**Exercise description:** The whole listing must be printed again without any alteration.
============================================================
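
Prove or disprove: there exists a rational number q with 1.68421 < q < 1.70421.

q = 17/10

Scale by 10: the interval becomes (16.84210, 17.04210), which contains the integer 17.
So q = 17/10 works: it is a ratio of integers, and dividing 10·1.68421 < 17 < 10·1.70421 through by 10 gives 1.68421 < 17/10 < 1.70421.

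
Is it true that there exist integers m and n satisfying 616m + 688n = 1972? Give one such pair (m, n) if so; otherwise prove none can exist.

gcd(616, 688) = 8, so every integer of the form 616m + 688n is a multiple of 8.
However 1972 leaves remainder 4 on division by 8.
Therefore 616m + 688n = 1972 has no solution in integers.

No, no such integers exist.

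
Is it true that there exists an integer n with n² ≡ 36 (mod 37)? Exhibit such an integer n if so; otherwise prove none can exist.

Take n = 31. Then 31² = 961 = 25·37 + 36, so 31² ≡ 36 (mod 37).

n = 31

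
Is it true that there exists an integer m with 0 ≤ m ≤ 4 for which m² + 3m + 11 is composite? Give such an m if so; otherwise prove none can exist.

At m = 1: 1² + 3·1 + 11 = 15 = 3·5, which is composite.

m = 1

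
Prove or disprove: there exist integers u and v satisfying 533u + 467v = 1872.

533 and 467 are coprime, so 533u + 467v ranges over all of ℤ.
Run the Euclidean algorithm on 533 and 467: 533 = 1·467 + 66, 467 = 7·66 + 5, 66 = 13·5 + 1, 5 = 5·1 + 0.
Working back up the chain: 1 = 66 − 13·5 = 66 − 13·(467 − 7·66) = −13·467 + 92·66 = −13·467 + 92·(533 − 1·467) = 92·533 − 105·467. So 533·92 + 467·(-105) = 1.
Times 1872: 533·172224 + 467·(-196560) = 1872, so (172224, -196560) solves it.
Subtracting 368·467 from u and adding 368·533 to v gives the tidier solution (368, -416).
Indeed 533·368 + 467·(-416) = 196144 − 194272 = 1872.

u = 368, v = -416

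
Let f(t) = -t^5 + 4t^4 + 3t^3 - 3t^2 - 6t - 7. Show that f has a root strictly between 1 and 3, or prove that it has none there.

Yes, f has a root in the interval.

f(1) = -10 and f(3) = 110, which have opposite signs.
Since f is a polynomial it is continuous on [1, 3].
By the Intermediate Value Theorem, f takes the value 0 somewhere in the open interval.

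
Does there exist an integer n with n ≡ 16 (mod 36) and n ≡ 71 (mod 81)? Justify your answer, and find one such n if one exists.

gcd(36, 81) = 9. If n ≡ 16 (mod 36) and n ≡ 71 (mod 81), then n ≡ 16 (mod 9) and n ≡ 71 (mod 9).
But 16 mod 9 = 7 while 71 mod 9 = 8, a contradiction.
So no integer satisfies both congruences.

No such integer exists.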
============================================================
**Output for this exercise:**
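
Prove or disprove: there exists a rational number q with 1.68421 < q < 1.70421.

q = 17/10

Scale by 10: the interval becomes (16.84210, 17.04210), which contains the integer 17.
So q = 17/10 works: it is a ratio of integers, and dividing 10·1.68421 < 17 < 10·1.70421 through by 10 gives 1.68421 < 17/10 < 1.70421.

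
Is it true that there exist integers m and n satisfying 616m + 688n = 1972? Give one such pair (m, n) if so; otherwise prove none can exist.

gcd(616, 688) = 8, so every integer of the form 616m + 688n is a multiple of 8.
However 1972 leaves remainder 4 on division by 8.
Therefore 616m + 688n = 1972 has no solution in integers.

No, no such integers exist.

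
Is it true that there exists an integer n with n² ≡ 36 (mod 37)? Exhibit such an integer n if so; otherwise prove none can exist.

Take n = 31. Then 31² = 961 = 25·37 + 36, so 31² ≡ 36 (mod 37).

n = 31

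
Is it true that there exists an integer m with 0 ≤ m ≤ 4 for which m² + 3m + 11 is composite? Give such an m if so; otherwise prove none can exist.

At m = 1: 1² + 3·1 + 11 = 15 = 3·5, which is composite.

m = 1

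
Prove or disprove: there exist integers u and v satisfying 533u + 467v = 1872.

533 and 467 are coprime, so 533u + 467v ranges over all of ℤ.
Run the Euclidean algorithm on 533 and 467: 533 = 1·467 + 66, 467 = 7·66 + 5, 66 = 13·5 + 1, 5 = 5·1 + 0.
Working back up the chain: 1 = 66 − 13·5 = 66 − 13·(467 − 7·66) = −13·467 + 92·66 = −13·467 + 92·(533 − 1·467) = 92·533 − 105·467. So 533·92 + 467·(-105) = 1.
Times 1872: 533·172224 + 467·(-196560) = 1872, so (172224, -196560) solves it.
Subtracting 368·467 from u and adding 368·533 to v gives the tidier solution (368, -416).
Indeed 533·368 + 467·(-416) = 196144 − 194272 = 1872.

u = 368, v = -416

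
Let f(t) = -t^5 + 4t^4 + 3t^3 - 3t^2 - 6t - 7. Show that f has a root strictly between 1 and 3, or prove that it has none there.

Yes, f has a root in the interval.

f(1) = -10 and f(3) = 110, which have opposite signs.
Since f is a polynomial it is continuous on [1, 3].
By the Intermediate Value Theorem, f takes the value 0 somewhere in the open interval.

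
Does there exist an integer n with n ≡ 16 (mod 36) and n ≡ 71 (mod 81)? Justify your answer, and find one such n if one exists.

gcd(36, 81) = 9. If n ≡ 16 (mod 36) and n ≡ 71 (mod 81), then n ≡ 16 (mod 9) and n ≡ 71 (mod 9).
But 16 mod 9 = 7 while 71 mod 9 = 8, a contradiction.
So no integer satisfies both congruences.

No such integer exists.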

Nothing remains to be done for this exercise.